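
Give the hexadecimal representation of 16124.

Using repeated division by 16 (digits 10–15 are A–F):
16124 ÷ 16 = 1007 remainder 12 (C)
1007 ÷ 16 = 62 remainder 15 (F)
62 ÷ 16 = 3 remainder 14 (E)
3 ÷ 16 = 0 remainder 3
Reading remainders bottom to top: 3EFC



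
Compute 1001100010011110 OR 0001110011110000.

OR: 1 when either bit is 1
  1001100010011110
| 0001110011110000
------------------
  1001110011111110
Decimal: 39070 | 7408 = 40190



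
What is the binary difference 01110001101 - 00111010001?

Method 1 - Direct subtraction (column by column from the right: bit − bit − borrow-in; if negative, add 2 and borrow 1 from the next column):
borrow: 01111100000
        01110001101
-       00111010001
-------------------
        00110111100

Method 2 - Add two's complement:
Two's complement of 00111010001: invert → 11000101110, add 1 → 11000101111
  01110001101
+ 11000101111
-------------
 100110111100  (end carry out of the top bit = 1)
Discarding the end carry: 00110111100
Decimal check:
  01110001101 = 512 + 256 + 128 + 8 + 4 + 1 = 909
  00111010001 = 256 + 128 + 64 + 16 + 1 = 465
  909 - 465 = 444, and 00110111100 = 256 + 128 + 32 + 16 + 8 + 4 = 444 ✓



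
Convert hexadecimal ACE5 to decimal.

Expand by place value (powers of 16):
Digit values: A = 10, C = 12, E = 14
ACE5 = 10 × 16^3 + 12 × 16^2 + 14 × 16^1 + 5 × 16^0
= 10 × 4096 + 12 × 256 + 14 × 16 + 5 × 1
= 40960 + 3072 + 224 + 5
= 44261



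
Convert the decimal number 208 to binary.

Using repeated division by 2:
208 ÷ 2 = 104 remainder 0
104 ÷ 2 = 52 remainder 0
52 ÷ 2 = 26 remainder 0
26 ÷ 2 = 13 remainder 0
13 ÷ 2 = 6 remainder 1
6 ÷ 2 = 3 remainder 0
3 ÷ 2 = 1 remainder 1
1 ÷ 2 = 0 remainder 1
Reading remainders bottom to top: 11010000



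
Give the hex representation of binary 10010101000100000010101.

Group into 4-bit nibbles from right:
  0100 = 4
  1010 = A
  1000 = 8
  1000 = 8
  0001 = 1
  0101 = 5
Result: 4A8815



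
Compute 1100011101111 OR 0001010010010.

OR: 1 when either bit is 1
  1100011101111
| 0001010010010
---------------
  1101011111111
Decimal: 6383 | 658 = 6911



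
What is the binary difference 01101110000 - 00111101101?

Method 1 - Direct subtraction (column by column from the right: bit − bit − borrow-in; if negative, add 2 and borrow 1 from the next column):
borrow: 01100011110
        01101110000
-       00111101101
-------------------
        00110000011

Method 2 - Add two's complement:
Two's complement of 00111101101: invert → 11000010010, add 1 → 11000010011
  01101110000
+ 11000010011
-------------
 100110000011  (end carry out of the top bit = 1)
Discarding the end carry: 00110000011
Decimal check:
  01101110000 = 512 + 256 + 64 + 32 + 16 = 880
  00111101101 = 256 + 128 + 64 + 32 + 8 + 4 + 1 = 493
  880 - 493 = 387, and 00110000011 = 256 + 128 + 2 + 1 = 387 ✓



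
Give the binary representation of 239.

Using repeated division by 2:
239 ÷ 2 = 119 remainder 1
119 ÷ 2 = 59 remainder 1
59 ÷ 2 = 29 remainder 1
29 ÷ 2 = 14 remainder 1
14 ÷ 2 = 7 remainder 0
7 ÷ 2 = 3 remainder 1
3 ÷ 2 = 1 remainder 1
1 ÷ 2 = 0 remainder 1
Reading remainders bottom to top: 11101111



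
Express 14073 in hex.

Using repeated division by 16 (digits 10–15 are A–F):
14073 ÷ 16 = 879 remainder 9
879 ÷ 16 = 54 remainder 15 (F)
54 ÷ 16 = 3 remainder 6
3 ÷ 16 = 0 remainder 3
Reading remainders bottom to top: 36F9



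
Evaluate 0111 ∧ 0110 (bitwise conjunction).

AND: 1 only when both bits are 1
  0111
& 0110
------
  0110
Decimal: 7 & 6 = 6



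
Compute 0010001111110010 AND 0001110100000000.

AND: 1 only when both bits are 1
  0010001111110010
& 0001110100000000
------------------
  0000000100000000
Decimal: 9202 & 7424 = 256



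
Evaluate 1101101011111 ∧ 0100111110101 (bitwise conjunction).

AND: 1 only when both bits are 1
  1101101011111
& 0100111110101
---------------
  0100101010101
Decimal: 7007 & 2549 = 2389



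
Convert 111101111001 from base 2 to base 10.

Sum of powers of 2 for each 1-bit:
2^0 + 2^3 + 2^4 + 2^5 + 2^6 + 2^8 + 2^9 + 2^10 + 2^11
= 1 + 8 + 16 + 32 + 64 + 256 + 512 + 1024 + 2048
= 3961



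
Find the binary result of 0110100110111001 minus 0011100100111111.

Method 1 - Direct subtraction (column by column from the right: bit − bit − borrow-in; if negative, add 2 and borrow 1 from the next column):
borrow: 0110000011111100
        0110100110111001
-       0011100100111111
------------------------
        0011000001111010

Method 2 - Add two's complement:
Two's complement of 0011100100111111: invert → 1100011011000000, add 1 → 1100011011000001
  0110100110111001
+ 1100011011000001
------------------
 10011000001111010  (end carry out of the top bit = 1)
Discarding the end carry: 0011000001111010
Decimal check:
  0110100110111001 = 16384 + 8192 + 2048 + 256 + 128 + 32 + 16 + 8 + 1 = 27065
  0011100100111111 = 8192 + 4096 + 2048 + 256 + 32 + 16 + 8 + 4 + 2 + 1 = 14655
  27065 - 14655 = 12410, and 0011000001111010 = 8192 + 4096 + 64 + 32 + 16 + 8 + 2 = 12410 ✓



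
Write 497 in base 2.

Using repeated division by 2:
497 ÷ 2 = 248 remainder 1
248 ÷ 2 = 124 remainder 0
124 ÷ 2 = 62 remainder 0
62 ÷ 2 = 31 remainder 0
31 ÷ 2 = 15 remainder 1
15 ÷ 2 = 7 remainder 1
7 ÷ 2 = 3 remainder 1
3 ÷ 2 = 1 remainder 1
1 ÷ 2 = 0 remainder 1
Reading remainders bottom to top: 111110001



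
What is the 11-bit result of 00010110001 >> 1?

Original: 00010110001 (decimal 177)
Shift right by 1 position
Drop the 1 low bit; fill with zero on the left
Result: 00001011000 (decimal 88)
Equivalent: 177 >> 1 = 177 ÷ 2^1 = 88



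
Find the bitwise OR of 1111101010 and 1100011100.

OR: 1 when either bit is 1
  1111101010
| 1100011100
------------
  1111111110
Decimal: 1002 | 796 = 1022



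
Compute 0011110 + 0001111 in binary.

Add column by column from the right: bit + bit + carry-in; write the sum mod 2, carry 1 when the sum is 2 or 3.
carry:  0111100
        0011110
+       0001111
---------------
       00101101
(the carry out of the leftmost column, 0, becomes the leading bit)
Decimal check:
  0011110 = 16 + 8 + 4 + 2 = 30
  0001111 = 8 + 4 + 2 + 1 = 15
  30 + 15 = 45, and 00101101 = 32 + 8 + 4 + 1 = 45 ✓



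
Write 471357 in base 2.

Using repeated division by 2:
471357 ÷ 2 = 235678 remainder 1
235678 ÷ 2 = 117839 remainder 0
117839 ÷ 2 = 58919 remainder 1
58919 ÷ 2 = 29459 remainder 1
29459 ÷ 2 = 14729 remainder 1
14729 ÷ 2 = 7364 remainder 1
7364 ÷ 2 = 3682 remainder 0
3682 ÷ 2 = 1841 remainder 0
1841 ÷ 2 = 920 remainder 1
920 ÷ 2 = 460 remainder 0
460 ÷ 2 = 230 remainder 0
230 ÷ 2 = 115 remainder 0
115 ÷ 2 = 57 remainder 1
57 ÷ 2 = 28 remainder 1
28 ÷ 2 = 14 remainder 0
14 ÷ 2 = 7 remainder 0
7 ÷ 2 = 3 remainder 1
3 ÷ 2 = 1 remainder 1
1 ÷ 2 = 0 remainder 1
Reading remainders bottom to top: 1110011000100111101



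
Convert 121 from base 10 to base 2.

Using repeated division by 2:
121 ÷ 2 = 60 remainder 1
60 ÷ 2 = 30 remainder 0
30 ÷ 2 = 15 remainder 0
15 ÷ 2 = 7 remainder 1
7 ÷ 2 = 3 remainder 1
3 ÷ 2 = 1 remainder 1
1 ÷ 2 = 0 remainder 1
Reading remainders bottom to top: 1111001



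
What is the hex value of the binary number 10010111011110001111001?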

What you need to do
Write out exactly the final stretch of the records: the line containing "Convert 121 from base 10 to base 2." and every line after it, through the last, and nothing else.

Exercise solution
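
Convert 121 from base 10 to base 2.

Using repeated division by 2:
121 ÷ 2 = 60 remainder 1
60 ÷ 2 = 30 remainder 0
30 ÷ 2 = 15 remainder 0
15 ÷ 2 = 7 remainder 1
7 ÷ 2 = 3 remainder 1
3 ÷ 2 = 1 remainder 1
1 ÷ 2 = 0 remainder 1
Reading remainders bottom to top: 1111001



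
What is the hex value of the binary number 10010111011110001111001?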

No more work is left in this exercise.